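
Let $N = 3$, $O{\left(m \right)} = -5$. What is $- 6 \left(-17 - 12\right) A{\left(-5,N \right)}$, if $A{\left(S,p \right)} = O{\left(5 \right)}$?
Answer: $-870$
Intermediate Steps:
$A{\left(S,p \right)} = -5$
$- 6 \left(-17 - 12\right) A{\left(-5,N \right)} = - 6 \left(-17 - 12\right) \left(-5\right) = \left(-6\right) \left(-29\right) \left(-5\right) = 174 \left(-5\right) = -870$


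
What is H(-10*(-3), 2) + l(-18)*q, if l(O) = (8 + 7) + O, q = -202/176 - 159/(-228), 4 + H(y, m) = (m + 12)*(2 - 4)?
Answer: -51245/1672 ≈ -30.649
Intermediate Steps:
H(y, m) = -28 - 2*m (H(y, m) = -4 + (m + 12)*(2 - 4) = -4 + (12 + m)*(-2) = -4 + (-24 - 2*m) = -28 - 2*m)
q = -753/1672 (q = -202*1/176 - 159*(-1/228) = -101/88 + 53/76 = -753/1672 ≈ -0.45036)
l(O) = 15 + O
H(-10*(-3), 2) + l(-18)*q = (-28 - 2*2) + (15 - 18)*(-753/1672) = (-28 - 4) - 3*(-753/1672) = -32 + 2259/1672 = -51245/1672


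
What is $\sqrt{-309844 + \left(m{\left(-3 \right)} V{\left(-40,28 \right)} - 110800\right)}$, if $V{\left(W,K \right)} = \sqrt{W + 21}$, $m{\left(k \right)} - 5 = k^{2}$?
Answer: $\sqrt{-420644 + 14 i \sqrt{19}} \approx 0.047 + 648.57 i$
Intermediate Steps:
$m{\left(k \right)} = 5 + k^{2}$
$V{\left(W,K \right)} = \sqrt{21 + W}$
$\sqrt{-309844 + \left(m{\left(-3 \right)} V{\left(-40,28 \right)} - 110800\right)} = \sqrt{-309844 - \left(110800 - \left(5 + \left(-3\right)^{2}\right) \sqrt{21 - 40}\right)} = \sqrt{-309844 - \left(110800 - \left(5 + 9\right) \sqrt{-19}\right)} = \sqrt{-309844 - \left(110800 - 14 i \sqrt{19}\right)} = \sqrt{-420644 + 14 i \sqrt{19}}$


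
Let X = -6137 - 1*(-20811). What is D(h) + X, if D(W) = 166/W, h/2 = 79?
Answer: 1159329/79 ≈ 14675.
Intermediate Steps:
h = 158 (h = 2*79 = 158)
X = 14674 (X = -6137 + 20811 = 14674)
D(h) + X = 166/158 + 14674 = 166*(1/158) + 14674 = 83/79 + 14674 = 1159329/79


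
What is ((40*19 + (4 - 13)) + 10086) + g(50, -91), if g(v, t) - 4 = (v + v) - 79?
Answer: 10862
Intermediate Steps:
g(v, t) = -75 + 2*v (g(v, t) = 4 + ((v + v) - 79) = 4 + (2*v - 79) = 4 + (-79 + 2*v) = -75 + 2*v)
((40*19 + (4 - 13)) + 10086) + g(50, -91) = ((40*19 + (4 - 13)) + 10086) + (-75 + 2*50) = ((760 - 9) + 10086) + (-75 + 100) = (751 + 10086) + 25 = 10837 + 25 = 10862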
--
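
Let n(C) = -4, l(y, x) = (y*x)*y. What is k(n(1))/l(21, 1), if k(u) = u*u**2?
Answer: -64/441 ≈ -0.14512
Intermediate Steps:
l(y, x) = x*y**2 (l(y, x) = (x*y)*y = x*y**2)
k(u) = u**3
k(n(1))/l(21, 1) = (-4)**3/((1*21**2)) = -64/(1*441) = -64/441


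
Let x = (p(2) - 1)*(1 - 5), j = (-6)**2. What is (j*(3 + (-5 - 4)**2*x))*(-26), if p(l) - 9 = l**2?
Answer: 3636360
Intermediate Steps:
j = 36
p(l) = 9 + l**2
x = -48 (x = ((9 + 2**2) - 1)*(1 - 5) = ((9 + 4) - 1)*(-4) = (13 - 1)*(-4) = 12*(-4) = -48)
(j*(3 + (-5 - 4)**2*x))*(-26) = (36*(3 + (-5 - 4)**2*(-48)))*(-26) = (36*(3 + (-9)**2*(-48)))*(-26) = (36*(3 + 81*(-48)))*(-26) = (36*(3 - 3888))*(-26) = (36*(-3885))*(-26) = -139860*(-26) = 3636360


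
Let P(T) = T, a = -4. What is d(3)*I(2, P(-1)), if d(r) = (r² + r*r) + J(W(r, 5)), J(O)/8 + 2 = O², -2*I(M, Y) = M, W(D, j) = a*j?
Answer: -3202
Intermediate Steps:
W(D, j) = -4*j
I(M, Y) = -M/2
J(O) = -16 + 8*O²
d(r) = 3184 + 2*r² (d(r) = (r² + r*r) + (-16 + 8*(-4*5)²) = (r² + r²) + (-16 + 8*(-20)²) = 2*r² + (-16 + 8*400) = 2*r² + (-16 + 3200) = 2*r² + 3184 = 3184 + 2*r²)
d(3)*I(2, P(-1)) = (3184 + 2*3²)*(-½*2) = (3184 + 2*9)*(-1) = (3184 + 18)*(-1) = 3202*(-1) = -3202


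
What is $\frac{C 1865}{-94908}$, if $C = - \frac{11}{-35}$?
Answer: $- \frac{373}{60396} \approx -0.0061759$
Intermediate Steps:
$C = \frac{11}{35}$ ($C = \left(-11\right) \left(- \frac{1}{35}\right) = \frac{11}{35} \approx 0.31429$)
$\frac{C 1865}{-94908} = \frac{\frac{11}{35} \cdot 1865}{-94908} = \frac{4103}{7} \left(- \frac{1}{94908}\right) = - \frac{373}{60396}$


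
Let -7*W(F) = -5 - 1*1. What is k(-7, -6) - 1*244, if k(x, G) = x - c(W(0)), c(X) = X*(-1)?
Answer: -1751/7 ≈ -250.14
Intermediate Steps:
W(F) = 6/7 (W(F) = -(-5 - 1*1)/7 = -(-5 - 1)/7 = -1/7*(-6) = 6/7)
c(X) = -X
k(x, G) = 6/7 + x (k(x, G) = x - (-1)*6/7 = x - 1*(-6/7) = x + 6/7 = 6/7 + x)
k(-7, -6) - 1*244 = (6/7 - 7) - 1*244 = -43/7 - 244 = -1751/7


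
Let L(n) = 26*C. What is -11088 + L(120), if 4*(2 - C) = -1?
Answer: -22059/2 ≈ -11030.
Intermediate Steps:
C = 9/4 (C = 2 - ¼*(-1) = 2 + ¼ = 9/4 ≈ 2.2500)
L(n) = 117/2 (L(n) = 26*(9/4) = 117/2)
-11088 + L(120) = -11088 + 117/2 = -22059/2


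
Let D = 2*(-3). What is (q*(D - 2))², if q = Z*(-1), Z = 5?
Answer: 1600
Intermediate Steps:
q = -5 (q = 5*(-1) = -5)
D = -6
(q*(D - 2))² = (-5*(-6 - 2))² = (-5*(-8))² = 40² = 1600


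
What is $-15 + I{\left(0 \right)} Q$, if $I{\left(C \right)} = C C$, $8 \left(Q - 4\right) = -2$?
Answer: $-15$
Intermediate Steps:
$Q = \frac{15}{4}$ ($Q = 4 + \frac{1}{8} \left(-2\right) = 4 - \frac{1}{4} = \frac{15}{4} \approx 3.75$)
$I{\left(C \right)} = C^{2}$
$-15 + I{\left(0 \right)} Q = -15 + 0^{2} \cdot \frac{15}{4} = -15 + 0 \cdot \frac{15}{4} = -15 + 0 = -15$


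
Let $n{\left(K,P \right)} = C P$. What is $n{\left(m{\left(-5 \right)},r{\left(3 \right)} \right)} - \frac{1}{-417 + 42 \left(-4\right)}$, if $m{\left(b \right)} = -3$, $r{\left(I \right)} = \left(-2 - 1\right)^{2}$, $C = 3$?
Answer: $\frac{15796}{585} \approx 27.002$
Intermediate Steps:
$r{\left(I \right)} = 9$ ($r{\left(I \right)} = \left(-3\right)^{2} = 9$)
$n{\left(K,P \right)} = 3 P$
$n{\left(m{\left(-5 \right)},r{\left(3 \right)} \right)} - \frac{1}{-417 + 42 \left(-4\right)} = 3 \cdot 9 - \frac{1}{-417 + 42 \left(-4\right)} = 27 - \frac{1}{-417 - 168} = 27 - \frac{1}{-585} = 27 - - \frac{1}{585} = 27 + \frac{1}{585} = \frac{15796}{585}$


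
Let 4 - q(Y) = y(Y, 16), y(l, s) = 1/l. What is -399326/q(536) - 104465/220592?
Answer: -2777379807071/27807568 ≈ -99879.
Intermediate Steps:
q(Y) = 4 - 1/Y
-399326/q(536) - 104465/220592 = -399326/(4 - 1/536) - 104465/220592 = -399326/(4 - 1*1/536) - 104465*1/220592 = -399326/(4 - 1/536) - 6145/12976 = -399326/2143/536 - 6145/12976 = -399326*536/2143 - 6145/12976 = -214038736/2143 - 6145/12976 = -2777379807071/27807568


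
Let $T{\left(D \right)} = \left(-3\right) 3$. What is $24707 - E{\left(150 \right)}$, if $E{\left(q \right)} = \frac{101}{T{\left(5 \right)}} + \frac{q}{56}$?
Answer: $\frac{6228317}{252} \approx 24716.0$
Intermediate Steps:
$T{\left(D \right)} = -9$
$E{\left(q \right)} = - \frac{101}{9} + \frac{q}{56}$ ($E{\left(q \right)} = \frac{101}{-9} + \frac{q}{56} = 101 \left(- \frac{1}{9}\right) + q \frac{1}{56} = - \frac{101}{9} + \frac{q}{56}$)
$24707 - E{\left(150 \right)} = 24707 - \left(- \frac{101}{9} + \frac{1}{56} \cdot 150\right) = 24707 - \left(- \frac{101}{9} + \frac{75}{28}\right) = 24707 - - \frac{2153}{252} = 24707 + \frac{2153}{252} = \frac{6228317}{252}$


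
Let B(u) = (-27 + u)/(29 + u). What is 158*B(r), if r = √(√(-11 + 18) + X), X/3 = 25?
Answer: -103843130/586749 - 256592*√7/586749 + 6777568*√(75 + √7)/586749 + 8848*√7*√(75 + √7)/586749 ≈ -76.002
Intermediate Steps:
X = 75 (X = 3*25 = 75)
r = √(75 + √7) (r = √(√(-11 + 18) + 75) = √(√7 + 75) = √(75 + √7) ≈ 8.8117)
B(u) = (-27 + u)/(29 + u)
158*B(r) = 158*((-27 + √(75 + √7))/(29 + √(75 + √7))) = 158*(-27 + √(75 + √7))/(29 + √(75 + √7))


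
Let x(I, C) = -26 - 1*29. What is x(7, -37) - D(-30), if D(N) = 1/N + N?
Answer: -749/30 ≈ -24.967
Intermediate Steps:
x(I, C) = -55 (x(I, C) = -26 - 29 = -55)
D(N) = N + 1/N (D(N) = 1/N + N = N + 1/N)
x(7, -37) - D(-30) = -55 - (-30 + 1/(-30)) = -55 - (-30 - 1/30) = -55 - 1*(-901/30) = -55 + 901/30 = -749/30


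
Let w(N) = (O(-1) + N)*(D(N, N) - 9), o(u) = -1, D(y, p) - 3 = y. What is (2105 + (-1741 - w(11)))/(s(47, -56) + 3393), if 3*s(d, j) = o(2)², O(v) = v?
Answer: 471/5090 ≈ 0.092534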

EXERCISE DESCRIPTION >>
Give an exact copy of the lines above from the line with "-5$. What is" up to and including the line with "Answer: $-870$", and leave everything else out.

YOUR SOLUTION >>
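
Let $N = 3$, $O{\left(m \right)} = -5$. What is $- 6 \left(-17 - 12\right) A{\left(-5,N \right)}$, if $A{\left(S,p \right)} = O{\left(5 \right)}$?
Answer: $-870$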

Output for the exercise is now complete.